### SOURCE DATA
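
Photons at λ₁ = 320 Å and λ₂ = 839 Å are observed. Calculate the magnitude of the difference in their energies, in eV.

24.0 eV

Using E = hc/λ: E₁ = 6.208·10^-18 J, E₂ = 2.368·10^-18 J.
|ΔE| = |6.208·10^-18 − 2.368·10^-18| = 3.84·10^-18 J = 24.0 eV.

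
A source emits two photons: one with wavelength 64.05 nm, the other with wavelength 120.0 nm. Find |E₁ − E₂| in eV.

Using E = hc/λ: E₁ = 3.1014·10^-18 J, E₂ = 1.6554·10^-18 J.
|ΔE| = |3.1014·10^-18 − 1.6554·10^-18| = 1.45·10^-18 J = 9.03 eV.

9.03 eV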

### TASK PROMPT
Start at the line holding "A source emits" and retype each line through the end of the material above, both included.

### EXPECTED OUTPUT
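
A source emits two photons: one with wavelength 64.05 nm, the other with wavelength 120.0 nm. Find |E₁ − E₂| in eV.

Using E = hc/λ: E₁ = 3.1014·10^-18 J, E₂ = 1.6554·10^-18 J.
|ΔE| = |3.1014·10^-18 − 1.6554·10^-18| = 1.45·10^-18 J = 9.03 eV.

9.03 eV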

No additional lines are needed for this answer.